START SUPPLIED MATERIAL
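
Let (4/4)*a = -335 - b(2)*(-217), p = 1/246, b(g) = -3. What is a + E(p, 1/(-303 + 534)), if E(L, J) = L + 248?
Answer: -181547/246 ≈ -738.00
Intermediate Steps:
p = 1/246 ≈ 0.0040650
E(L, J) = 248 + L
a = -986 (a = -335 - 1*(-3)*(-217) = -335 + 3*(-217) = -335 - 651 = -986)
a + E(p, 1/(-303 + 534)) = -986 + (248 + 1/246) = -986 + 61009/246 = -181547/246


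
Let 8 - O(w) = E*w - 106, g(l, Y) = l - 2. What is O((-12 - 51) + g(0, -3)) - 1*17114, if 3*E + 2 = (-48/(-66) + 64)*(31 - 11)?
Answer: 363170/33 ≈ 11005.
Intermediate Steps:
g(l, Y) = -2 + l
E = 14218/33 (E = -⅔ + ((-48/(-66) + 64)*(31 - 11))/3 = -⅔ + ((-48*(-1/66) + 64)*20)/3 = -⅔ + ((8/11 + 64)*20)/3 = -⅔ + ((712/11)*20)/3 = -⅔ + (⅓)*(14240/11) = -⅔ + 14240/33 = 14218/33 ≈ 430.85)
O(w) = 114 - 14218*w/33 (O(w) = 8 - (14218*w/33 - 106) = 8 - (-106 + 14218*w/33) = 8 + (106 - 14218*w/33) = 114 - 14218*w/33)
O((-12 - 51) + g(0, -3)) - 1*17114 = (114 - 14218*((-12 - 51) + (-2 + 0))/33) - 1*17114 = (114 - 14218*(-63 - 2)/33) - 17114 = (114 - 14218/33*(-65)) - 17114 = (114 + 924170/33) - 17114 = 927932/33 - 17114 = 363170/33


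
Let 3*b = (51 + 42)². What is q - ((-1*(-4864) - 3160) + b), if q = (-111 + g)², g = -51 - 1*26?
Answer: 30757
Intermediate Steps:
g = -77 (g = -51 - 26 = -77)
q = 35344 (q = (-111 - 77)² = (-188)² = 35344)
b = 2883 (b = (51 + 42)²/3 = (⅓)*93² = (⅓)*8649 = 2883)
q - ((-1*(-4864) - 3160) + b) = 35344 - ((-1*(-4864) - 3160) + 2883) = 35344 - ((4864 - 3160) + 2883) = 35344 - (1704 + 2883) = 35344 - 1*4587 = 35344 - 4587 = 30757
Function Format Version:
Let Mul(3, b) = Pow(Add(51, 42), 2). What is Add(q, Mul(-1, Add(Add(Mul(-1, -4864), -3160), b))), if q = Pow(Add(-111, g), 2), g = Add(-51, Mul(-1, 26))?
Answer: 30757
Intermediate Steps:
g = -77 (g = Add(-51, -26) = -77)
q = 35344 (q = Pow(Add(-111, -77), 2) = Pow(-188, 2) = 35344)
b = 2883 (b = Mul(Rational(1, 3), Pow(Add(51, 42), 2)) = Mul(Rational(1, 3), Pow(93, 2)) = Mul(Rational(1, 3), 8649) = 2883)
Add(q, Mul(-1, Add(Add(Mul(-1, -4864), -3160), b))) = Add(35344, Mul(-1, Add(Add(Mul(-1, -4864), -3160), 2883))) = Add(35344, Mul(-1, Add(Add(4864, -3160), 2883))) = Add(35344, Mul(-1, Add(1704, 2883))) = Add(35344, Mul(-1, 4587)) = Add(35344, -4587) = 30757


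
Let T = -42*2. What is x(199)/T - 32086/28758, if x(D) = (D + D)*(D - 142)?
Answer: -54591601/201306 ≈ -271.19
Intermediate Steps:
T = -84
x(D) = 2*D*(-142 + D) (x(D) = (2*D)*(-142 + D) = 2*D*(-142 + D))
x(199)/T - 32086/28758 = (2*199*(-142 + 199))/(-84) - 32086/28758 = (2*199*57)*(-1/84) - 32086*1/28758 = 22686*(-1/84) - 16043/14379 = -3781/14 - 16043/14379 = -54591601/201306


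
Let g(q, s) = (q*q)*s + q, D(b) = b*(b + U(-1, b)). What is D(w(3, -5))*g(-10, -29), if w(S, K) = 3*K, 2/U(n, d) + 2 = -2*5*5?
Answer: -8533575/13 ≈ -6.5643e+5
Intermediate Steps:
U(n, d) = -1/26 (U(n, d) = 2/(-2 - 2*5*5) = 2/(-2 - 10*5) = 2/(-2 - 50) = 2/(-52) = 2*(-1/52) = -1/26)
D(b) = b*(-1/26 + b) (D(b) = b*(b - 1/26) = b*(-1/26 + b))
g(q, s) = q + s*q² (g(q, s) = q²*s + q = s*q² + q = q + s*q²)
D(w(3, -5))*g(-10, -29) = ((3*(-5))*(-1/26 + 3*(-5)))*(-10*(1 - 10*(-29))) = (-15*(-1/26 - 15))*(-10*(1 + 290)) = (-15*(-391/26))*(-10*291) = (5865/26)*(-2910) = -8533575/13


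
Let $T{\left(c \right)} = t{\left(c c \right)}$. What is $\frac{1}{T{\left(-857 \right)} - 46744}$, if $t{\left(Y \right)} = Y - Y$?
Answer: $- \frac{1}{46744} \approx -2.1393 \cdot 10^{-5}$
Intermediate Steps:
$t{\left(Y \right)} = 0$
$T{\left(c \right)} = 0$
$\frac{1}{T{\left(-857 \right)} - 46744} = \frac{1}{0 - 46744} = \frac{1}{-46744} = - \frac{1}{46744}$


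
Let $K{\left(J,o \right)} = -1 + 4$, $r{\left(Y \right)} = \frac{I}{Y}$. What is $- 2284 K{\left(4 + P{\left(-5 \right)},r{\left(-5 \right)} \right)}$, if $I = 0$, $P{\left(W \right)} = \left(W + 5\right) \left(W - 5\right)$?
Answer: $-6852$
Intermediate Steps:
$P{\left(W \right)} = \left(-5 + W\right) \left(5 + W\right)$ ($P{\left(W \right)} = \left(5 + W\right) \left(-5 + W\right) = \left(-5 + W\right) \left(5 + W\right)$)
$r{\left(Y \right)} = 0$ ($r{\left(Y \right)} = \frac{0}{Y} = 0$)
$K{\left(J,o \right)} = 3$
$- 2284 K{\left(4 + P{\left(-5 \right)},r{\left(-5 \right)} \right)} = \left(-2284\right) 3 = -6852$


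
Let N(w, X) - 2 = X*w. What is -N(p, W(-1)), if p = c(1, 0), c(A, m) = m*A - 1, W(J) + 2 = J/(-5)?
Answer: -19/5 ≈ -3.8000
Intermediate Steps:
W(J) = -2 - J/5 (W(J) = -2 + J/(-5) = -2 + J*(-1/5) = -2 - J/5)
c(A, m) = -1 + A*m (c(A, m) = A*m - 1 = -1 + A*m)
p = -1 (p = -1 + 1*0 = -1 + 0 = -1)
N(w, X) = 2 + X*w
-N(p, W(-1)) = -(2 + (-2 - 1/5*(-1))*(-1)) = -(2 + (-2 + 1/5)*(-1)) = -(2 - 9/5*(-1)) = -(2 + 9/5) = -1*19/5 = -19/5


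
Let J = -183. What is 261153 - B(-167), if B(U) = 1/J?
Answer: 47791000/183 ≈ 2.6115e+5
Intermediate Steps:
B(U) = -1/183 (B(U) = 1/(-183) = -1/183)
261153 - B(-167) = 261153 - 1*(-1/183) = 261153 + 1/183 = 47791000/183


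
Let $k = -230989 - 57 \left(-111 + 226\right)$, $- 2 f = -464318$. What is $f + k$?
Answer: $-5385$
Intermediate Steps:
$f = 232159$ ($f = \left(- \frac{1}{2}\right) \left(-464318\right) = 232159$)
$k = -237544$ ($k = -230989 - 6555 = -237544$)
$f + k = 232159 - 237544 = -5385$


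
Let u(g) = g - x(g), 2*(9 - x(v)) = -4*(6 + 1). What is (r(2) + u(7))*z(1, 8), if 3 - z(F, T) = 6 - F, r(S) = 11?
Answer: 10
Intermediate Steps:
x(v) = 23 (x(v) = 9 - (-2)*(6 + 1) = 9 - (-2)*7 = 9 - ½*(-28) = 9 + 14 = 23)
u(g) = -23 + g (u(g) = g - 1*23 = g - 23 = -23 + g)
z(F, T) = -3 + F (z(F, T) = 3 - (6 - F) = 3 + (-6 + F) = -3 + F)
(r(2) + u(7))*z(1, 8) = (11 + (-23 + 7))*(-3 + 1) = (11 - 16)*(-2) = -5*(-2) = 10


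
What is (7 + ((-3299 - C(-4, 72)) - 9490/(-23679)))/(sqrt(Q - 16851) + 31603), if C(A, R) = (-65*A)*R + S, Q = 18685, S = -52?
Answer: -657318824162/945973942569 + 20799254*sqrt(1834)/945973942569 ≈ -0.69392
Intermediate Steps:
C(A, R) = -52 - 65*A*R (C(A, R) = (-65*A)*R - 52 = -65*A*R - 52 = -52 - 65*A*R)
(7 + ((-3299 - C(-4, 72)) - 9490/(-23679)))/(sqrt(Q - 16851) + 31603) = (7 + ((-3299 - (-52 - 65*(-4)*72)) - 9490/(-23679)))/(sqrt(18685 - 16851) + 31603) = (7 + ((-3299 - (-52 + 18720)) - 9490*(-1/23679)))/(sqrt(1834) + 31603) = (7 + ((-3299 - 1*18668) + 9490/23679))/(31603 + sqrt(1834)) = (7 + ((-3299 - 18668) + 9490/23679))/(31603 + sqrt(1834)) = (7 + (-21967 + 9490/23679))/(31603 + sqrt(1834)) = (7 - 520147103/23679)/(31603 + sqrt(1834)) = -519981350/(23679*(31603 + sqrt(1834)))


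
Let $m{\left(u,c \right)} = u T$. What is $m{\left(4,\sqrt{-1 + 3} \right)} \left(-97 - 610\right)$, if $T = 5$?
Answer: $-14140$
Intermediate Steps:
$m{\left(u,c \right)} = 5 u$ ($m{\left(u,c \right)} = u 5 = 5 u$)
$m{\left(4,\sqrt{-1 + 3} \right)} \left(-97 - 610\right) = 5 \cdot 4 \left(-97 - 610\right) = 20 \left(-707\right) = -14140$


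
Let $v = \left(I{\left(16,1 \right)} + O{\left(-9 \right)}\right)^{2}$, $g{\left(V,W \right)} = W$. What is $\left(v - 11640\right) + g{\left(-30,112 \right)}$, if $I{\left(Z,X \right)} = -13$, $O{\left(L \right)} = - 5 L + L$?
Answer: $-10999$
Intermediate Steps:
$O{\left(L \right)} = - 4 L$
$v = 529$ ($v = \left(-13 - -36\right)^{2} = \left(-13 + 36\right)^{2} = 23^{2} = 529$)
$\left(v - 11640\right) + g{\left(-30,112 \right)} = \left(529 - 11640\right) + 112 = -11111 + 112 = -10999$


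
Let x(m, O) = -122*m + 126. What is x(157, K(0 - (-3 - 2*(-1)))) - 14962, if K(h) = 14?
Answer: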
END SUPPLIED MATERIAL
# [EXERCISE DETAILS]
Up to and including the line with "Answer: 363170/33 ≈ 11005.", repeat the entries exactly, beginning at their first line.

# [SOLUTION TO THE PROBLEM]
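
Let (4/4)*a = -335 - b(2)*(-217), p = 1/246, b(g) = -3. What is a + E(p, 1/(-303 + 534)), if E(L, J) = L + 248?
Answer: -181547/246 ≈ -738.00
Intermediate Steps:
p = 1/246 ≈ 0.0040650
E(L, J) = 248 + L
a = -986 (a = -335 - 1*(-3)*(-217) = -335 + 3*(-217) = -335 - 651 = -986)
a + E(p, 1/(-303 + 534)) = -986 + (248 + 1/246) = -986 + 61009/246 = -181547/246


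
Let 8 - O(w) = E*w - 106, g(l, Y) = l - 2. What is O((-12 - 51) + g(0, -3)) - 1*17114, if 3*E + 2 = (-48/(-66) + 64)*(31 - 11)?
Answer: 363170/33 ≈ 11005.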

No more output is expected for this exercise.